▸ **Items from a data source**:
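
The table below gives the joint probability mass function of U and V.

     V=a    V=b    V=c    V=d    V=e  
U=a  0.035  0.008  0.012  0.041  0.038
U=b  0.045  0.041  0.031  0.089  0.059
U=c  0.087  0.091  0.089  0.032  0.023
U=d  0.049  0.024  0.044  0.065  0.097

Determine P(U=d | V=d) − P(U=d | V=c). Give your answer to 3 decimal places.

P(V=d) = 0.041 + 0.089 + 0.032 + 0.065 = 0.227; P(U=d | V=d) = 0.065/0.227 = 0.2863.
P(V=c) = 0.012 + 0.031 + 0.089 + 0.044 = 0.176; P(U=d | V=c) = 0.044/0.176 = 0.2500.
Difference = 0.036.

0.036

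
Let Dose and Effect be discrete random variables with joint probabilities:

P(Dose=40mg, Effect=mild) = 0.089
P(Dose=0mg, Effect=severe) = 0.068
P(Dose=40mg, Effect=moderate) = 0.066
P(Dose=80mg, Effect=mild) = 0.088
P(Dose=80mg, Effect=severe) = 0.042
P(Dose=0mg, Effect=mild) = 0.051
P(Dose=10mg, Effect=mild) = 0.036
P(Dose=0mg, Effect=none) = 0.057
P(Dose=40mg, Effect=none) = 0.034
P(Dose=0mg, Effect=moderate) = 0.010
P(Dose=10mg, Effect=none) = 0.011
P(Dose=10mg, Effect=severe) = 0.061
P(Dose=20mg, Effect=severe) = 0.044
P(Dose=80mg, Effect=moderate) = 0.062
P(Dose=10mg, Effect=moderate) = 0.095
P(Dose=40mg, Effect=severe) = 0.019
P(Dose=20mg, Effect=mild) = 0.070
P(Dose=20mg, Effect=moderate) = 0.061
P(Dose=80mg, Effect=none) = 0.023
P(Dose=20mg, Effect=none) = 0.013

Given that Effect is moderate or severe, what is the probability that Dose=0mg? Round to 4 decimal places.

0.1477

P(Effect=moderate) = 0.010 + 0.095 + 0.061 + 0.066 + 0.062 = 0.294.
P(Effect=severe) = 0.068 + 0.061 + 0.044 + 0.019 + 0.042 = 0.234.
P(Effect ∈ {moderate, severe}) = 0.294 + 0.234 = 0.528; P(Dose=0mg, Effect ∈ {moderate, severe}) = 0.010 + 0.068 = 0.078.
P(Dose=0mg | Effect ∈ {moderate, severe}) = 0.078/0.528 = 0.1477.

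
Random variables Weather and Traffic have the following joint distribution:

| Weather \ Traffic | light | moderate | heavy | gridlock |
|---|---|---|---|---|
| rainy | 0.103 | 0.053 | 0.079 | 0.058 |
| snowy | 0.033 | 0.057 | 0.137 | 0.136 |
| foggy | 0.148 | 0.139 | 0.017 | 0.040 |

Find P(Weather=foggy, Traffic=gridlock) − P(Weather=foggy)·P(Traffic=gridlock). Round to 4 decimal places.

-0.0405

P(Weather=foggy) = 0.148 + 0.139 + 0.017 + 0.040 = 0.344.
P(Traffic=gridlock) = 0.058 + 0.136 + 0.040 = 0.234.
P(Weather=foggy, Traffic=gridlock) − P(Weather=foggy)P(Traffic=gridlock) = 0.040 − 0.344×0.234 = -0.0405.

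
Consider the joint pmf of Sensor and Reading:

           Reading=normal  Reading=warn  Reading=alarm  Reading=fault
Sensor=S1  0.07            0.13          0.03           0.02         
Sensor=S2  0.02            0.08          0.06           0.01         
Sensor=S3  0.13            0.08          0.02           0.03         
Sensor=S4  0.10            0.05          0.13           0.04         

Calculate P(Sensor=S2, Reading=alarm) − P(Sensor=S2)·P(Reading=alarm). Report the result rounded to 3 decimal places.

P(Sensor=S2) = 0.02 + 0.08 + 0.06 + 0.01 = 0.17.
P(Reading=alarm) = 0.03 + 0.06 + 0.02 + 0.13 = 0.24.
P(Sensor=S2, Reading=alarm) − P(Sensor=S2)P(Reading=alarm) = 0.06 − 0.17×0.24 = 0.019.

0.019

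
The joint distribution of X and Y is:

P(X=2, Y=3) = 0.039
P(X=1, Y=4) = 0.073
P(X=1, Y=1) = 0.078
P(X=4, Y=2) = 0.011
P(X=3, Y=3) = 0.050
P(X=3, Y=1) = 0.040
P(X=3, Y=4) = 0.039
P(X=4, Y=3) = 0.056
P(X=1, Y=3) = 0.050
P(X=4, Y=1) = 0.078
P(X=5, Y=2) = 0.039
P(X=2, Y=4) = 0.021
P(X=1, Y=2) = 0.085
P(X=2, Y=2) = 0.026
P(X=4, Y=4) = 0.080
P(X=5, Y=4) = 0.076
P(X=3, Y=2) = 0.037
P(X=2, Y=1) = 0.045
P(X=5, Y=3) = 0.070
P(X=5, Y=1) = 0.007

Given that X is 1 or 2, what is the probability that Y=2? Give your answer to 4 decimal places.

P(X=1) = 0.078 + 0.085 + 0.050 + 0.073 = 0.286.
P(X=2) = 0.045 + 0.026 + 0.039 + 0.021 = 0.131.
P(X ∈ {1, 2}) = 0.286 + 0.131 = 0.417; P(Y=2, X ∈ {1, 2}) = 0.085 + 0.026 = 0.111.
P(Y=2 | X ∈ {1, 2}) = 0.111/0.417 = 0.2662.

0.2662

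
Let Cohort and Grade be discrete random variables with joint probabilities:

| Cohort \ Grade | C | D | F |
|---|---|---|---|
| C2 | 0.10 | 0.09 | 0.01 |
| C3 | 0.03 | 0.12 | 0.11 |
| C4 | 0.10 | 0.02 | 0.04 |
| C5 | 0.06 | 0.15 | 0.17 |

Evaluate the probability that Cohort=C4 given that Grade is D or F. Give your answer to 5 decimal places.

P(Grade=D) = 0.09 + 0.12 + 0.02 + 0.15 = 0.38.
P(Grade=F) = 0.01 + 0.11 + 0.04 + 0.17 = 0.33.
P(Grade ∈ {D, F}) = 0.38 + 0.33 = 0.71; P(Cohort=C4, Grade ∈ {D, F}) = 0.02 + 0.04 = 0.06.
P(Cohort=C4 | Grade ∈ {D, F}) = 0.06/0.71 = 0.08451.

0.08451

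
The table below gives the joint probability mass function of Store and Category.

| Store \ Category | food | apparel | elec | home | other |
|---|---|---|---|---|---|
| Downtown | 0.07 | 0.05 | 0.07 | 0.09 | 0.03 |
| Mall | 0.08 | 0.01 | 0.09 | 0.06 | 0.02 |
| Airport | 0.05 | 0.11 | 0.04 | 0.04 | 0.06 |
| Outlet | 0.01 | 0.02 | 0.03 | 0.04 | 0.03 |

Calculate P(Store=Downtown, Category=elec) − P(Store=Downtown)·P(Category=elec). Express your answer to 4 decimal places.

-0.0013

P(Store=Downtown) = 0.07 + 0.05 + 0.07 + 0.09 + 0.03 = 0.31.
P(Category=elec) = 0.07 + 0.09 + 0.04 + 0.03 = 0.23.
P(Store=Downtown, Category=elec) − P(Store=Downtown)P(Category=elec) = 0.07 − 0.31×0.23 = -0.0013.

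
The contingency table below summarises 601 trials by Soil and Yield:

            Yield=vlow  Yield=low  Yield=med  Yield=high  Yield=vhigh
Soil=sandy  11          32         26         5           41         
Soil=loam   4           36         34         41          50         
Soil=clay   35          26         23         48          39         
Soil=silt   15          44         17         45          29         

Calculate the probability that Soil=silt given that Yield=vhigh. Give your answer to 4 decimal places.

Total with Yield=vhigh: 41 + 50 + 39 + 29 = 159.
P(Soil=silt | Yield=vhigh) = 29/159 = 0.1824.

0.1824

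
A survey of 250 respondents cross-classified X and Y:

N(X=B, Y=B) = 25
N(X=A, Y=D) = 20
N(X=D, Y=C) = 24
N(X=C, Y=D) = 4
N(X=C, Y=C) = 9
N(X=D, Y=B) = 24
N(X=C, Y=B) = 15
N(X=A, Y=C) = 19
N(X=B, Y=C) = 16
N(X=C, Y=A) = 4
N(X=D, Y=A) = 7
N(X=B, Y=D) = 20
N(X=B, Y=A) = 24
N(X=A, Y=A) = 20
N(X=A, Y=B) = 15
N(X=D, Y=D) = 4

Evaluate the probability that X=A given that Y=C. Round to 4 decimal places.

Total with Y=C: 19 + 16 + 9 + 24 = 68.
P(X=A | Y=C) = 19/68 = 0.2794.

0.2794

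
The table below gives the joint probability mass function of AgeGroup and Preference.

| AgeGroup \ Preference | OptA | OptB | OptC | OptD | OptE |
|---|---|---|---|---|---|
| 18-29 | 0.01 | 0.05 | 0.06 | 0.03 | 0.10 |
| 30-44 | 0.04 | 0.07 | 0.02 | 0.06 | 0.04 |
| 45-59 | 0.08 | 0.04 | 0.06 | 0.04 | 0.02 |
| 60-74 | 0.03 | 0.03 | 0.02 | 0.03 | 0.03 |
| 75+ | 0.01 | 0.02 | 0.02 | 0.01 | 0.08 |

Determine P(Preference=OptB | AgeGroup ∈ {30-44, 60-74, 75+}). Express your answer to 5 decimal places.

0.23529

P(AgeGroup=30-44) = 0.04 + 0.07 + 0.02 + 0.06 + 0.04 = 0.23.
P(AgeGroup=60-74) = 0.03 + 0.03 + 0.02 + 0.03 + 0.03 = 0.14.
P(AgeGroup=75+) = 0.01 + 0.02 + 0.02 + 0.01 + 0.08 = 0.14.
P(AgeGroup ∈ {30-44, 60-74, 75+}) = 0.23 + 0.14 + 0.14 = 0.51; P(Preference=OptB, AgeGroup ∈ {30-44, 60-74, 75+}) = 0.07 + 0.03 + 0.02 = 0.12.
P(Preference=OptB | AgeGroup ∈ {30-44, 60-74, 75+}) = 0.12/0.51 = 0.23529.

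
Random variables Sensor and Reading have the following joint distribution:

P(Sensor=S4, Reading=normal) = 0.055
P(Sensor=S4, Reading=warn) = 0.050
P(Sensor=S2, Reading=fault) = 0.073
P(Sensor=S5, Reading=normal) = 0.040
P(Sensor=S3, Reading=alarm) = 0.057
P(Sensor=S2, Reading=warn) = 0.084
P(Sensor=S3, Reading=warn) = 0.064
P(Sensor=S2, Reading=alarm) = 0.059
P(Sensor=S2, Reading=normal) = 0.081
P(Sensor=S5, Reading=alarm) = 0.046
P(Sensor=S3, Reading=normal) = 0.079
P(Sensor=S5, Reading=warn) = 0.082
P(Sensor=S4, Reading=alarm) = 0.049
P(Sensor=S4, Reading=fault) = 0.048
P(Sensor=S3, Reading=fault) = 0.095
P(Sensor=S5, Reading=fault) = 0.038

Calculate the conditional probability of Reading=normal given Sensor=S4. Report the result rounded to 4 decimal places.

P(Sensor=S4) = 0.055 + 0.050 + 0.049 + 0.048 = 0.202.
P(Reading=normal | Sensor=S4) = 0.055/0.202 = 0.2723.

0.2723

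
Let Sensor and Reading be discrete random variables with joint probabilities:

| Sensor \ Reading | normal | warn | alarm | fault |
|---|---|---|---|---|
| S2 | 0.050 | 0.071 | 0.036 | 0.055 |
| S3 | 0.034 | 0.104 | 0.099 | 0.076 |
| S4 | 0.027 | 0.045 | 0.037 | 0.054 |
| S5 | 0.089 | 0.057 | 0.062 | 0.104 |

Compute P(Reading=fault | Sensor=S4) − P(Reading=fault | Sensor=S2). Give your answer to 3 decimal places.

0.072

P(Sensor=S4) = 0.027 + 0.045 + 0.037 + 0.054 = 0.163; P(Reading=fault | Sensor=S4) = 0.054/0.163 = 0.3313.
P(Sensor=S2) = 0.050 + 0.071 + 0.036 + 0.055 = 0.212; P(Reading=fault | Sensor=S2) = 0.055/0.212 = 0.2594.
Difference = 0.072.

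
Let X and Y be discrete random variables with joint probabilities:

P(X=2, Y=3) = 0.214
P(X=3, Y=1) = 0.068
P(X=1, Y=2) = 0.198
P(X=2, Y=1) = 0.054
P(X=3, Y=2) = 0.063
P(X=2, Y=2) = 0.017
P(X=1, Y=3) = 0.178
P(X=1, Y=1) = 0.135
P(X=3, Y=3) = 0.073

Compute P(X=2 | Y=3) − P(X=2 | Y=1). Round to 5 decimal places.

P(Y=3) = 0.178 + 0.214 + 0.073 = 0.465; P(X=2 | Y=3) = 0.214/0.465 = 0.460215.
P(Y=1) = 0.135 + 0.054 + 0.068 = 0.257; P(X=2 | Y=1) = 0.054/0.257 = 0.210117.
Difference = 0.25010.

0.25010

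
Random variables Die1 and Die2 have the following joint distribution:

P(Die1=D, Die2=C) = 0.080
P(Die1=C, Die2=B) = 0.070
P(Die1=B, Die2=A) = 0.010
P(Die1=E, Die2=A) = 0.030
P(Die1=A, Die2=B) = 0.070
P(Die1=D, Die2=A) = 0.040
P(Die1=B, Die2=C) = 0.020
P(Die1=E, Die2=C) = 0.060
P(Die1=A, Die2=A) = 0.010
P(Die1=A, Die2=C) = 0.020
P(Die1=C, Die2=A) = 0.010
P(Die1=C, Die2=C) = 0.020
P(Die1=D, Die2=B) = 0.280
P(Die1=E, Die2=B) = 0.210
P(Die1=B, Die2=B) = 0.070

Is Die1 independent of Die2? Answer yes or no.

yes

Every cell satisfies P(Die1,Die2) = P(Die1)·P(Die2). For instance P(Die1=D) = 0.400, P(Die2=B) = 0.700, and 0.400×0.700 = 0.280 matches the joint entry. So Die1 and Die2 are independent.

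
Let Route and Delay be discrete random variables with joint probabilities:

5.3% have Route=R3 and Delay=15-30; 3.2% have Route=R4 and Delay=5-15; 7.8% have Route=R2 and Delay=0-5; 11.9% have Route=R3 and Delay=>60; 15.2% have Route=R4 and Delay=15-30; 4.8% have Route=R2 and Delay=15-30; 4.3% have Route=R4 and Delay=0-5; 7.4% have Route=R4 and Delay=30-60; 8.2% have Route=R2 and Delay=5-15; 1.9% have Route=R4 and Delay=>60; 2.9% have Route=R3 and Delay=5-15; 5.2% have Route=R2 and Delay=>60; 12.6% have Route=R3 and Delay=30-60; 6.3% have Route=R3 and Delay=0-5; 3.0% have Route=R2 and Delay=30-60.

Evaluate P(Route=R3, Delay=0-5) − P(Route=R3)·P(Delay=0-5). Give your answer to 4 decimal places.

-0.0088

P(Route=R3) = 0.063 + 0.029 + 0.053 + 0.126 + 0.119 = 0.390.
P(Delay=0-5) = 0.078 + 0.063 + 0.043 = 0.184.
P(Route=R3, Delay=0-5) − P(Route=R3)P(Delay=0-5) = 0.063 − 0.390×0.184 = -0.0088.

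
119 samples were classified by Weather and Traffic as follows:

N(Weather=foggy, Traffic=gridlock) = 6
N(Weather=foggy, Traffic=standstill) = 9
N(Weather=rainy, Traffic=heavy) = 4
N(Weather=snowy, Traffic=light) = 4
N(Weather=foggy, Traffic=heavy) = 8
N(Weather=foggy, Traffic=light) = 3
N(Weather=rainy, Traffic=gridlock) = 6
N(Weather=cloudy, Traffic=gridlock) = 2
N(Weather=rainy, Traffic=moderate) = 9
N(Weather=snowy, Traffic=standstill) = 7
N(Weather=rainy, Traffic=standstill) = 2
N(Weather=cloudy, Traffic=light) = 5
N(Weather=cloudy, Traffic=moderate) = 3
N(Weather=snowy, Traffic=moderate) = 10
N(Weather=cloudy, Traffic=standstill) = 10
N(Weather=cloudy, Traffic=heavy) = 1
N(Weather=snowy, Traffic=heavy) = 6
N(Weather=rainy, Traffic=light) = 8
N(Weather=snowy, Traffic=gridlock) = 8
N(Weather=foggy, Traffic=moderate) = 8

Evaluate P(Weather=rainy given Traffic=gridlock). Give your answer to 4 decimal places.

Total with Traffic=gridlock: 2 + 6 + 8 + 6 = 22.
P(Weather=rainy | Traffic=gridlock) = 6/22 = 0.2727.

0.2727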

▸ **Problem statement**: Your reply is to repeat, unchanged, the lines above running from the one with "P(Sensor=S2, Reading=fault) = 0.073" up to and including the one with "P(Sensor=S5, Reading=fault) = 0.038".

▸ **Output of the task**:
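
P(Sensor=S2, Reading=fault) = 0.073
P(Sensor=S5, Reading=normal) = 0.040
P(Sensor=S3, Reading=alarm) = 0.057
P(Sensor=S2, Reading=warn) = 0.084
P(Sensor=S3, Reading=warn) = 0.064
P(Sensor=S2, Reading=alarm) = 0.059
P(Sensor=S2, Reading=normal) = 0.081
P(Sensor=S5, Reading=alarm) = 0.046
P(Sensor=S3, Reading=normal) = 0.079
P(Sensor=S5, Reading=warn) = 0.082
P(Sensor=S4, Reading=alarm) = 0.049
P(Sensor=S4, Reading=fault) = 0.048
P(Sensor=S3, Reading=fault) = 0.095
P(Sensor=S5, Reading=fault) = 0.038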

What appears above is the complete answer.